● **WHAT IS EXPECTED**:
Retype every line of the data, keeping each word exactly.

● **INFORMATION SHOWN**:

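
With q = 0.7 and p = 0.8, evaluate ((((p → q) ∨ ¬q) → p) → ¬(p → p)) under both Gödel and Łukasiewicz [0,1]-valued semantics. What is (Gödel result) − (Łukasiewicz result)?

-0.10

Gödel evaluation:
  (p → q): 0.8 > 0.7, so result = 0.7
  ¬q: Gödel ¬ of 0.7 = 0 (operand ≠ 0)
  ((p → q) ∨ ¬q) = max(0.7, 0) = 0.7
  (((p → q) ∨ ¬q) → p): 0.7 ≤ 0.8, so result = 1
  (p → p): 0.8 ≤ 0.8, so result = 1
  ¬(p → p): Gödel ¬ of 1 = 0 (operand ≠ 0)
  ((((p → q) ∨ ¬q) → p) → ¬(p → p)): 1 > 0, so result = 0
  Gödel value = 0
Łukasiewicz evaluation:
  (p → q): min(1, 1 − 0.8 + 0.7) = 0.9
  ¬q: Łukasiewicz ¬ gives 1 − 0.7 = 0.3
  ((p → q) ∨ ¬q) = max(0.9, 0.3) = 0.9
  (((p → q) ∨ ¬q) → p): min(1, 1 − 0.9 + 0.8) = 0.9
  (p → p): min(1, 1 − 0.8 + 0.8) = 1
  ¬(p → p): Łukasiewicz ¬ gives 1 − 1 = 0
  ((((p → q) ∨ ¬q) → p) → ¬(p → p)): min(1, 1 − 0.9 + 0) = 0.1
  Łukasiewicz value = 0.1
Difference: 0 − 0.1 = -0.10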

● **ANSWER TO THIS TASK**:
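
With q = 0.7 and p = 0.8, evaluate ((((p → q) ∨ ¬q) → p) → ¬(p → p)) under both Gödel and Łukasiewicz [0,1]-valued semantics. What is (Gödel result) − (Łukasiewicz result)?

-0.10

Gödel evaluation:
  (p → q): 0.8 > 0.7, so result = 0.7
  ¬q: Gödel ¬ of 0.7 = 0 (operand ≠ 0)
  ((p → q) ∨ ¬q) = max(0.7, 0) = 0.7
  (((p → q) ∨ ¬q) → p): 0.7 ≤ 0.8, so result = 1
  (p → p): 0.8 ≤ 0.8, so result = 1
  ¬(p → p): Gödel ¬ of 1 = 0 (operand ≠ 0)
  ((((p → q) ∨ ¬q) → p) → ¬(p → p)): 1 > 0, so result = 0
  Gödel value = 0
Łukasiewicz evaluation:
  (p → q): min(1, 1 − 0.8 + 0.7) = 0.9
  ¬q: Łukasiewicz ¬ gives 1 − 0.7 = 0.3
  ((p → q) ∨ ¬q) = max(0.9, 0.3) = 0.9
  (((p → q) ∨ ¬q) → p): min(1, 1 − 0.9 + 0.8) = 0.9
  (p → p): min(1, 1 − 0.8 + 0.8) = 1
  ¬(p → p): Łukasiewicz ¬ gives 1 − 1 = 0
  ((((p → q) ∨ ¬q) → p) → ¬(p → p)): min(1, 1 − 0.9 + 0) = 0.1
  Łukasiewicz value = 0.1
Difference: 0 − 0.1 = -0.10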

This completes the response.